Go through the entries, filter for the word "following", and copy every line that has it.

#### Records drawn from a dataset
===============

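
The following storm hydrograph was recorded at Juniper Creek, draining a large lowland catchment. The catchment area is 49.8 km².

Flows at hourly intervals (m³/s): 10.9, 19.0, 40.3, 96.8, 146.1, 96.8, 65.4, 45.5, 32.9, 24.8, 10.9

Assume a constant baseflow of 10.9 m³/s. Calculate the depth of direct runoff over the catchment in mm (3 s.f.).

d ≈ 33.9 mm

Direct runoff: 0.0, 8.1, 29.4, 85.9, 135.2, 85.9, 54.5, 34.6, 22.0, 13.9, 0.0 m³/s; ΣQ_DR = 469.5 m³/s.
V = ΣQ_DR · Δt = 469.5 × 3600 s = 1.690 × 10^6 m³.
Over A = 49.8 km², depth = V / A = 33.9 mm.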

===============

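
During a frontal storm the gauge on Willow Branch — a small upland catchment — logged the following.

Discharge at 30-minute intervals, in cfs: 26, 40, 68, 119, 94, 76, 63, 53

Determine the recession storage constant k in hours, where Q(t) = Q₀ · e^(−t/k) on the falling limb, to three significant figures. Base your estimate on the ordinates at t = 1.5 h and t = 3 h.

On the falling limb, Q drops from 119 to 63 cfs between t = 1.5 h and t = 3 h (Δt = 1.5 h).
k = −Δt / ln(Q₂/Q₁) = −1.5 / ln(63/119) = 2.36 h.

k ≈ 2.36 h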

===============

#### OUTPUT
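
The following storm hydrograph was recorded at Juniper Creek, draining a large lowland catchment. The catchment area is 49.8 km².
During a frontal storm the gauge on Willow Branch — a small upland catchment — logged the following.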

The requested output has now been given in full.